In the entries below, the lines from the one with "j[0,0] = 'pie'" through the one with "b = [[1.29, -0.62, -0.74], [0.52, -0.26, -0.31]]" are to be copied exactly; both ends count.
___ Exercise inputs
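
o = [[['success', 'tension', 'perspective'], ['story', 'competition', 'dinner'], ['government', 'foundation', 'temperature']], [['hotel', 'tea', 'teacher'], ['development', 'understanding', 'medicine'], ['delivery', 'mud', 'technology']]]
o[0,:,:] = [['success', 'tension', 'perspective'], ['story', 'competition', 'dinner'], ['government', 'foundation', 'temperature']]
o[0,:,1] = ['tension', 'competition', 'foundation']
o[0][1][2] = 'dinner'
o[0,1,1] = 'competition'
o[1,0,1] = 'tea'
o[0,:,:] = [['success', 'tension', 'perspective'], ['story', 'competition', 'dinner'], ['government', 'foundation', 'temperature']]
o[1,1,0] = 'development'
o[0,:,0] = ['success', 'story', 'government']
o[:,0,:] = [['success', 'tension', 'perspective'], ['hotel', 'tea', 'teacher']]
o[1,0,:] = ['hotel', 'tea', 'teacher']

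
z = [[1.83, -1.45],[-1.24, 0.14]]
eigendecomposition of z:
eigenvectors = [[0.89, 0.51], [-0.45, 0.86]]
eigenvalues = [2.57, -0.6]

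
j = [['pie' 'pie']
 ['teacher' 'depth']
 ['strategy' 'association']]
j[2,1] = 'association'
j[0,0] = 'pie'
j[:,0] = ['pie', 'teacher', 'strategy']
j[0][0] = 'pie'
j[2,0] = 'strategy'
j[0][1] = 'pie'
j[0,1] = 'pie'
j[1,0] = 'teacher'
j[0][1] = 'pie'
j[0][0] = 'pie'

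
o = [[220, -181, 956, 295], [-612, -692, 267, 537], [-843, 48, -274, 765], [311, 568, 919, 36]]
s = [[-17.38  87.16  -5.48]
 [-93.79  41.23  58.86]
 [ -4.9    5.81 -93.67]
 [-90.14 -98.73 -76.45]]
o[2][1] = 48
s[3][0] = -90.14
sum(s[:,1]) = 35.469999999999985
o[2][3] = 765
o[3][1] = 568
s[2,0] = -4.9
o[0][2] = 956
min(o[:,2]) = -274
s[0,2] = -5.48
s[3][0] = -90.14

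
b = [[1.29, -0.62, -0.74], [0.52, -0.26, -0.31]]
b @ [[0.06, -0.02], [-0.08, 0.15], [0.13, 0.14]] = [[0.03, -0.22], [0.01, -0.09]]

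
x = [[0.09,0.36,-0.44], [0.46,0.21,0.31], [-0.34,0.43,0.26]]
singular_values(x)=[0.61, 0.6, 0.56]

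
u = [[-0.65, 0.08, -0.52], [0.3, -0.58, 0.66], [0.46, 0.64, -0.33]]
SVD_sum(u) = [[-0.2, 0.38, -0.47], [0.29, -0.56, 0.68], [-0.15, 0.29, -0.36]] + [[-0.46,-0.28,-0.03], [-0.0,-0.00,-0.0], [0.6,0.36,0.04]] + [[0.01, -0.02, -0.02], [0.01, -0.02, -0.02], [0.01, -0.01, -0.02]]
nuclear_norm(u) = 2.17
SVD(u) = [[-0.52,-0.61,0.6], [0.76,-0.01,0.65], [-0.39,0.79,0.47]] @ diag([1.2232818052810672, 0.890121339031571, 0.051629707232715046]) @ [[0.31, -0.60, 0.74],[0.85, 0.52, 0.06],[0.42, -0.61, -0.67]]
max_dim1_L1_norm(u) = 1.54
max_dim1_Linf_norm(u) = 0.66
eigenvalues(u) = [-0.16, -0.33, -1.07]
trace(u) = -1.56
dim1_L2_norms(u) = [0.84, 0.93, 0.85]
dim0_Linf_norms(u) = [0.65, 0.64, 0.66]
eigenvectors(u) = [[0.56, -0.7, 0.55], [-0.56, 0.50, -0.77], [-0.61, 0.51, 0.33]]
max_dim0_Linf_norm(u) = 0.66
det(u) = -0.06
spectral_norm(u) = 1.22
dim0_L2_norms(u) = [0.85, 0.87, 0.9]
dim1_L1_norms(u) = [1.25, 1.54, 1.43]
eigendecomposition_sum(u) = [[0.36,  0.33,  0.17], [-0.37,  -0.33,  -0.17], [-0.40,  -0.36,  -0.19]] + [[-1.10, -0.87, -0.2], [0.80, 0.63, 0.15], [0.81, 0.63, 0.15]] + [[0.09, 0.62, -0.49], [-0.13, -0.87, 0.69], [0.05, 0.37, -0.29]]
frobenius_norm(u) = 1.51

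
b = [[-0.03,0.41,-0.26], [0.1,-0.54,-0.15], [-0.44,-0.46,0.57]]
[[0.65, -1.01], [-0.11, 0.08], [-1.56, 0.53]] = b @ [[0.92, 2.96], [0.77, -0.41], [-1.4, 2.89]]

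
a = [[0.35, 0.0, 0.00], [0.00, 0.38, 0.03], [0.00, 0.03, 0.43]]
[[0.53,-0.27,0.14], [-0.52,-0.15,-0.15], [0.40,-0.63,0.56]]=a @ [[1.52,-0.76,0.39], [-1.44,-0.28,-0.51], [1.03,-1.45,1.33]]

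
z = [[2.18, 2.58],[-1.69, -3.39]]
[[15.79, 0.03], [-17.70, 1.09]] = z @ [[2.59, 0.96], [3.93, -0.80]]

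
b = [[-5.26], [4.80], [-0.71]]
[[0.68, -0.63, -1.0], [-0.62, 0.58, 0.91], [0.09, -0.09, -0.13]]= b @ [[-0.13, 0.12, 0.19]]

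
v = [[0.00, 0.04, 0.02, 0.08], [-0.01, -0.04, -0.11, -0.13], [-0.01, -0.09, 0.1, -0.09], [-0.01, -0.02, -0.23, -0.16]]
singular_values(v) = [0.34, 0.18, 0.01, 0.0]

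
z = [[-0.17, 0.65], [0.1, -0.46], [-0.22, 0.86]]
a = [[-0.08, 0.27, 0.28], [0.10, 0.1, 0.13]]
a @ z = [[-0.02, 0.06], [-0.04, 0.13]]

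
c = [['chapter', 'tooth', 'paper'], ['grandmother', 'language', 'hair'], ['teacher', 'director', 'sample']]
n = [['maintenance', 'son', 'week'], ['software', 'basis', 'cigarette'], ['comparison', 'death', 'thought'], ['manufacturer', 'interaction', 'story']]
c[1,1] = 'language'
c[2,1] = 'director'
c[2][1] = 'director'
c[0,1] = 'tooth'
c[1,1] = 'language'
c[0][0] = 'chapter'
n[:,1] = ['son', 'basis', 'death', 'interaction']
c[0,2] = 'paper'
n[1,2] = 'cigarette'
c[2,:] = ['teacher', 'director', 'sample']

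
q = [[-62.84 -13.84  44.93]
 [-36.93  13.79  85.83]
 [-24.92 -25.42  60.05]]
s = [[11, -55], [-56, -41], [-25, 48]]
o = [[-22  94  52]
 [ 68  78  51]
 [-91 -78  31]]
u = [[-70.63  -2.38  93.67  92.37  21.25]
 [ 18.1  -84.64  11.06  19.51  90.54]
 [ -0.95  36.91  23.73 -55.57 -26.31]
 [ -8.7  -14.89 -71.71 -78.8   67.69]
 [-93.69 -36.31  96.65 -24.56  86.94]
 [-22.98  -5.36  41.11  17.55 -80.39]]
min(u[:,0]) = -93.69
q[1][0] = -36.93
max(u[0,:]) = 93.67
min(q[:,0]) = -62.84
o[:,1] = [94, 78, -78]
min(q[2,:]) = -25.42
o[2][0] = -91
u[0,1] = -2.38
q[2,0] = -24.92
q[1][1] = 13.79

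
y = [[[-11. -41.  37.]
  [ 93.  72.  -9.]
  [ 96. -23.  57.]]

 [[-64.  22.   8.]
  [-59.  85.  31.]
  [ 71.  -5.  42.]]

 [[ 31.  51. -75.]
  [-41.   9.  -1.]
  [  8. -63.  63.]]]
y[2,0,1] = 51.0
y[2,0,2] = -75.0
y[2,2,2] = 63.0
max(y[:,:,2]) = 63.0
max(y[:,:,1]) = 85.0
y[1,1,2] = 31.0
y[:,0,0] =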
______
Result of this exercise:
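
j[0,0] = 'pie'
j[:,0] = ['pie', 'teacher', 'strategy']
j[0][0] = 'pie'
j[2,0] = 'strategy'
j[0][1] = 'pie'
j[0,1] = 'pie'
j[1,0] = 'teacher'
j[0][1] = 'pie'
j[0][0] = 'pie'

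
o = [[220, -181, 956, 295], [-612, -692, 267, 537], [-843, 48, -274, 765], [311, 568, 919, 36]]
s = [[-17.38  87.16  -5.48]
 [-93.79  41.23  58.86]
 [ -4.9    5.81 -93.67]
 [-90.14 -98.73 -76.45]]
o[2][1] = 48
s[3][0] = -90.14
sum(s[:,1]) = 35.469999999999985
o[2][3] = 765
o[3][1] = 568
s[2,0] = -4.9
o[0][2] = 956
min(o[:,2]) = -274
s[0,2] = -5.48
s[3][0] = -90.14

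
b = [[1.29, -0.62, -0.74], [0.52, -0.26, -0.31]]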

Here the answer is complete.